→ **Problem**: Once the records have been read, set every one down as it stands.

(Collected data entries)
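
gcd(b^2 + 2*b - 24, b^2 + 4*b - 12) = b + 6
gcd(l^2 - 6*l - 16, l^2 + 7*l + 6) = 1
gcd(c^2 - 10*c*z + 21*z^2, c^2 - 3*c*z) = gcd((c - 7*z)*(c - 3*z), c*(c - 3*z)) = -c + 3*z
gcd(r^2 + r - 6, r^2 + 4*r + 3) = r + 3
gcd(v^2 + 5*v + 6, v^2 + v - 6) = v + 3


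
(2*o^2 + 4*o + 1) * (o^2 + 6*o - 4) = 2*o^4 + 16*o^3 + 17*o^2 - 10*o - 4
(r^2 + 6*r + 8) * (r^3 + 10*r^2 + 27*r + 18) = r^5 + 16*r^4 + 95*r^3 + 260*r^2 + 324*r + 144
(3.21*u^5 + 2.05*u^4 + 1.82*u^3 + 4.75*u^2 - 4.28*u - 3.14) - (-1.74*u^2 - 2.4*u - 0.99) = 3.21*u^5 + 2.05*u^4 + 1.82*u^3 + 6.49*u^2 - 1.88*u - 2.15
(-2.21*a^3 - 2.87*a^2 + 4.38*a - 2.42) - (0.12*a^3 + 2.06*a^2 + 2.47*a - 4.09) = -2.33*a^3 - 4.93*a^2 + 1.91*a + 1.67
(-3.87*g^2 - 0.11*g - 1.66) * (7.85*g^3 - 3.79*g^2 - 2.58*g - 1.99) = -30.3795*g^5 + 13.8038*g^4 - 2.6295*g^3 + 14.2765*g^2 + 4.5017*g + 3.3034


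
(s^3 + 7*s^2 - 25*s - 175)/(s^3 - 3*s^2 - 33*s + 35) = (s^2 + 2*s - 35)/(s^2 - 8*s + 7)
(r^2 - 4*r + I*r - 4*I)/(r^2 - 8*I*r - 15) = (r^2 + r*(-4 + I) - 4*I)/(r^2 - 8*I*r - 15)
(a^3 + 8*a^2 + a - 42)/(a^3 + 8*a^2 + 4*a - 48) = (a^2 + 10*a + 21)/(a^2 + 10*a + 24)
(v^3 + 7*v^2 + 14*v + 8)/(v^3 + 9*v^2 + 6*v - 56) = (v^2 + 3*v + 2)/(v^2 + 5*v - 14)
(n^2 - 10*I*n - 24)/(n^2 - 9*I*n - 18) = (n - 4*I)/(n - 3*I)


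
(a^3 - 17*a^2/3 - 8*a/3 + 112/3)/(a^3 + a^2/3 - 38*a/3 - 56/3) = (a - 4)/(a + 2)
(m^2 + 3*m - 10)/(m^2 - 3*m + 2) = (m + 5)/(m - 1)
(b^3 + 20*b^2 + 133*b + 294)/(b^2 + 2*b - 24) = (b^2 + 14*b + 49)/(b - 4)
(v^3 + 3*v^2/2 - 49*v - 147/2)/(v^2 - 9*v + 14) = (2*v^2 + 17*v + 21)/(2*(v - 2))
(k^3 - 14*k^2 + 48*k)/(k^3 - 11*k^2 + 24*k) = (k - 6)/(k - 3)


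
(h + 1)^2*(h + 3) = h^3 + 5*h^2 + 7*h + 3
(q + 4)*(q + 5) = q^2 + 9*q + 20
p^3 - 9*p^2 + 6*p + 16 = (p - 8)*(p - 2)*(p + 1)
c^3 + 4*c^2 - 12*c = c*(c - 2)*(c + 6)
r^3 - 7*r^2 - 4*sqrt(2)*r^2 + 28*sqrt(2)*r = r*(r - 7)*(r - 4*sqrt(2))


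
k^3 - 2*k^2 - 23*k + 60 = (k - 4)*(k - 3)*(k + 5)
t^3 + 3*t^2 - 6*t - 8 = (t - 2)*(t + 1)*(t + 4)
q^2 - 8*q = q*(q - 8)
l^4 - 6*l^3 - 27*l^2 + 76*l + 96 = (l - 8)*(l - 3)*(l + 1)*(l + 4)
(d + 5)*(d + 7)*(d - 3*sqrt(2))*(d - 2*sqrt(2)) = d^4 - 5*sqrt(2)*d^3 + 12*d^3 - 60*sqrt(2)*d^2 + 47*d^2 - 175*sqrt(2)*d + 144*d + 420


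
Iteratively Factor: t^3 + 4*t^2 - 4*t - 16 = (t + 4)*(t^2 - 4) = (t + 2)*(t + 4)*(t - 2)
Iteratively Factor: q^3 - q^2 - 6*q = (q - 3)*(q^2 + 2*q) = q*(q - 3)*(q + 2)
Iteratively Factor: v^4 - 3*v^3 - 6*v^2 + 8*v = (v + 2)*(v^3 - 5*v^2 + 4*v) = (v - 1)*(v + 2)*(v^2 - 4*v) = v*(v - 1)*(v + 2)*(v - 4)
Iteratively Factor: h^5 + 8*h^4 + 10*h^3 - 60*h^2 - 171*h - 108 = (h + 3)*(h^4 + 5*h^3 - 5*h^2 - 45*h - 36) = (h + 1)*(h + 3)*(h^3 + 4*h^2 - 9*h - 36) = (h - 3)*(h + 1)*(h + 3)*(h^2 + 7*h + 12) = (h - 3)*(h + 1)*(h + 3)*(h + 4)*(h + 3)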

→ **Solution below**:
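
gcd(b^2 + 2*b - 24, b^2 + 4*b - 12) = b + 6
gcd(l^2 - 6*l - 16, l^2 + 7*l + 6) = 1
gcd(c^2 - 10*c*z + 21*z^2, c^2 - 3*c*z) = gcd((c - 7*z)*(c - 3*z), c*(c - 3*z)) = -c + 3*z
gcd(r^2 + r - 6, r^2 + 4*r + 3) = r + 3
gcd(v^2 + 5*v + 6, v^2 + v - 6) = v + 3


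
(2*o^2 + 4*o + 1) * (o^2 + 6*o - 4) = 2*o^4 + 16*o^3 + 17*o^2 - 10*o - 4
(r^2 + 6*r + 8) * (r^3 + 10*r^2 + 27*r + 18) = r^5 + 16*r^4 + 95*r^3 + 260*r^2 + 324*r + 144
(3.21*u^5 + 2.05*u^4 + 1.82*u^3 + 4.75*u^2 - 4.28*u - 3.14) - (-1.74*u^2 - 2.4*u - 0.99) = 3.21*u^5 + 2.05*u^4 + 1.82*u^3 + 6.49*u^2 - 1.88*u - 2.15
(-2.21*a^3 - 2.87*a^2 + 4.38*a - 2.42) - (0.12*a^3 + 2.06*a^2 + 2.47*a - 4.09) = -2.33*a^3 - 4.93*a^2 + 1.91*a + 1.67
(-3.87*g^2 - 0.11*g - 1.66) * (7.85*g^3 - 3.79*g^2 - 2.58*g - 1.99) = -30.3795*g^5 + 13.8038*g^4 - 2.6295*g^3 + 14.2765*g^2 + 4.5017*g + 3.3034


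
(s^3 + 7*s^2 - 25*s - 175)/(s^3 - 3*s^2 - 33*s + 35) = (s^2 + 2*s - 35)/(s^2 - 8*s + 7)
(r^2 - 4*r + I*r - 4*I)/(r^2 - 8*I*r - 15) = (r^2 + r*(-4 + I) - 4*I)/(r^2 - 8*I*r - 15)
(a^3 + 8*a^2 + a - 42)/(a^3 + 8*a^2 + 4*a - 48) = (a^2 + 10*a + 21)/(a^2 + 10*a + 24)
(v^3 + 7*v^2 + 14*v + 8)/(v^3 + 9*v^2 + 6*v - 56) = (v^2 + 3*v + 2)/(v^2 + 5*v - 14)
(n^2 - 10*I*n - 24)/(n^2 - 9*I*n - 18) = (n - 4*I)/(n - 3*I)


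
(a^3 - 17*a^2/3 - 8*a/3 + 112/3)/(a^3 + a^2/3 - 38*a/3 - 56/3) = (a - 4)/(a + 2)
(m^2 + 3*m - 10)/(m^2 - 3*m + 2) = (m + 5)/(m - 1)
(b^3 + 20*b^2 + 133*b + 294)/(b^2 + 2*b - 24) = (b^2 + 14*b + 49)/(b - 4)
(v^3 + 3*v^2/2 - 49*v - 147/2)/(v^2 - 9*v + 14) = (2*v^2 + 17*v + 21)/(2*(v - 2))
(k^3 - 14*k^2 + 48*k)/(k^3 - 11*k^2 + 24*k) = (k - 6)/(k - 3)


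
(h + 1)^2*(h + 3) = h^3 + 5*h^2 + 7*h + 3
(q + 4)*(q + 5) = q^2 + 9*q + 20
p^3 - 9*p^2 + 6*p + 16 = (p - 8)*(p - 2)*(p + 1)
c^3 + 4*c^2 - 12*c = c*(c - 2)*(c + 6)
r^3 - 7*r^2 - 4*sqrt(2)*r^2 + 28*sqrt(2)*r = r*(r - 7)*(r - 4*sqrt(2))


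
k^3 - 2*k^2 - 23*k + 60 = (k - 4)*(k - 3)*(k + 5)
t^3 + 3*t^2 - 6*t - 8 = (t - 2)*(t + 1)*(t + 4)
q^2 - 8*q = q*(q - 8)
l^4 - 6*l^3 - 27*l^2 + 76*l + 96 = (l - 8)*(l - 3)*(l + 1)*(l + 4)
(d + 5)*(d + 7)*(d - 3*sqrt(2))*(d - 2*sqrt(2)) = d^4 - 5*sqrt(2)*d^3 + 12*d^3 - 60*sqrt(2)*d^2 + 47*d^2 - 175*sqrt(2)*d + 144*d + 420


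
Iteratively Factor: t^3 + 4*t^2 - 4*t - 16 = (t + 4)*(t^2 - 4) = (t + 2)*(t + 4)*(t - 2)
Iteratively Factor: q^3 - q^2 - 6*q = (q - 3)*(q^2 + 2*q) = q*(q - 3)*(q + 2)
Iteratively Factor: v^4 - 3*v^3 - 6*v^2 + 8*v = (v + 2)*(v^3 - 5*v^2 + 4*v) = (v - 1)*(v + 2)*(v^2 - 4*v) = v*(v - 1)*(v + 2)*(v - 4)
Iteratively Factor: h^5 + 8*h^4 + 10*h^3 - 60*h^2 - 171*h - 108 = (h + 3)*(h^4 + 5*h^3 - 5*h^2 - 45*h - 36) = (h + 1)*(h + 3)*(h^3 + 4*h^2 - 9*h - 36) = (h - 3)*(h + 1)*(h + 3)*(h^2 + 7*h + 12) = (h - 3)*(h + 1)*(h + 3)*(h + 4)*(h + 3)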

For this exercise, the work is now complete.